[Saved data entries]
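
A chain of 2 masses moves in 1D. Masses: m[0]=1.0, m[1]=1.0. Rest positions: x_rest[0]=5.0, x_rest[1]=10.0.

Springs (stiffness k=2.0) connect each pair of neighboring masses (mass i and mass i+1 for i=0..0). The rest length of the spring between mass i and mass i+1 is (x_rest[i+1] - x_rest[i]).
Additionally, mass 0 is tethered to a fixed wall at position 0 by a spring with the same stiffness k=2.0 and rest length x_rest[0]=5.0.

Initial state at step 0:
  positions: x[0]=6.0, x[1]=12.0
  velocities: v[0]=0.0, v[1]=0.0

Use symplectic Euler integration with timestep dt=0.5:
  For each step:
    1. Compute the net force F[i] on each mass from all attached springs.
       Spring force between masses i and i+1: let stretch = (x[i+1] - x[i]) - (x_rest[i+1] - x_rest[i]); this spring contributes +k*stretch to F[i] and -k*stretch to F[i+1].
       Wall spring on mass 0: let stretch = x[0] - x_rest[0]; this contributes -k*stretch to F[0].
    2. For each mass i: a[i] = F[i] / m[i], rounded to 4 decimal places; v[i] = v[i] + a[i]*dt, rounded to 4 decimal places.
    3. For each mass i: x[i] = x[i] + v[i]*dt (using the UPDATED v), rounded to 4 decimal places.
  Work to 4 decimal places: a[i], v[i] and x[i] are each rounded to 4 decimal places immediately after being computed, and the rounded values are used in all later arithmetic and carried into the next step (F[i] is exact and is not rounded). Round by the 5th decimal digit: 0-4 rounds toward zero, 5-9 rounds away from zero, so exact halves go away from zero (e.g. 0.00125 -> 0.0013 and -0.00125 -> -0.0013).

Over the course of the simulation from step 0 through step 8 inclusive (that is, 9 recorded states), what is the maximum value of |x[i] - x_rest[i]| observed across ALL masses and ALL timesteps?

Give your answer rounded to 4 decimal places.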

> **Task**:
Reproduce the data above exactly, leaving nothing out.

> **Your response**:
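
A chain of 2 masses moves in 1D. Masses: m[0]=1.0, m[1]=1.0. Rest positions: x_rest[0]=5.0, x_rest[1]=10.0.

Springs (stiffness k=2.0) connect each pair of neighboring masses (mass i and mass i+1 for i=0..0). The rest length of the spring between mass i and mass i+1 is (x_rest[i+1] - x_rest[i]).
Additionally, mass 0 is tethered to a fixed wall at position 0 by a spring with the same stiffness k=2.0 and rest length x_rest[0]=5.0.

Initial state at step 0:
  positions: x[0]=6.0, x[1]=12.0
  velocities: v[0]=0.0, v[1]=0.0

Use symplectic Euler integration with timestep dt=0.5:
  For each step:
    1. Compute the net force F[i] on each mass from all attached springs.
       Spring force between masses i and i+1: let stretch = (x[i+1] - x[i]) - (x_rest[i+1] - x_rest[i]); this spring contributes +k*stretch to F[i] and -k*stretch to F[i+1].
       Wall spring on mass 0: let stretch = x[0] - x_rest[0]; this contributes -k*stretch to F[0].
    2. For each mass i: a[i] = F[i] / m[i], rounded to 4 decimal places; v[i] = v[i] + a[i]*dt, rounded to 4 decimal places.
    3. For each mass i: x[i] = x[i] + v[i]*dt (using the UPDATED v), rounded to 4 decimal places.
  Work to 4 decimal places: a[i], v[i] and x[i] are each rounded to 4 decimal places immediately after being computed, and the rounded values are used in all later arithmetic and carried into the next step (F[i] is exact and is not rounded). Round by the 5th decimal digit: 0-4 rounds toward zero, 5-9 rounds away from zero, so exact halves go away from zero (e.g. 0.00125 -> 0.0013 and -0.00125 -> -0.0013).

Over the course of the simulation from step 0 through step 8 inclusive (that is, 9 recorded states), what is the maximum value of |x[i] - x_rest[i]| observed across ALL masses and ALL timesteps?

Give your answer rounded to 4 decimal places.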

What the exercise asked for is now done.